### Work to be completed
The records that follow are to be given again exactly.
Excerpted data START
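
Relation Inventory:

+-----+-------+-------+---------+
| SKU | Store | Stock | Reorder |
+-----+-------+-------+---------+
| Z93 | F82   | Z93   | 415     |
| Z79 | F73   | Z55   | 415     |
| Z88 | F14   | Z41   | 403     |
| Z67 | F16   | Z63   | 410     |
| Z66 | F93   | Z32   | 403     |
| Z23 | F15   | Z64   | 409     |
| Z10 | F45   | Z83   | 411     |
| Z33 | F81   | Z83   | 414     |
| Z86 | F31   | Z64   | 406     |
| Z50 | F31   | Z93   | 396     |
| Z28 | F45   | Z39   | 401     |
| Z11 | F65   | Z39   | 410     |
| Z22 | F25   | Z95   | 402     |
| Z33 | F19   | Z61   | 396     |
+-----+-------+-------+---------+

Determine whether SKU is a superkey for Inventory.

Two distinct rows share SKU=Z33, so SKU does not determine every attribute — not a superkey.

No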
Excerpted data END
### Response area
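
Relation Inventory:

+-----+-------+-------+---------+
| SKU | Store | Stock | Reorder |
+-----+-------+-------+---------+
| Z93 | F82   | Z93   | 415     |
| Z79 | F73   | Z55   | 415     |
| Z88 | F14   | Z41   | 403     |
| Z67 | F16   | Z63   | 410     |
| Z66 | F93   | Z32   | 403     |
| Z23 | F15   | Z64   | 409     |
| Z10 | F45   | Z83   | 411     |
| Z33 | F81   | Z83   | 414     |
| Z86 | F31   | Z64   | 406     |
| Z50 | F31   | Z93   | 396     |
| Z28 | F45   | Z39   | 401     |
| Z11 | F65   | Z39   | 410     |
| Z22 | F25   | Z95   | 402     |
| Z33 | F19   | Z61   | 396     |
+-----+-------+-------+---------+

Determine whether SKU is a superkey for Inventory.

Two distinct rows share SKU=Z33, so SKU does not determine every attribute — not a superkey.

No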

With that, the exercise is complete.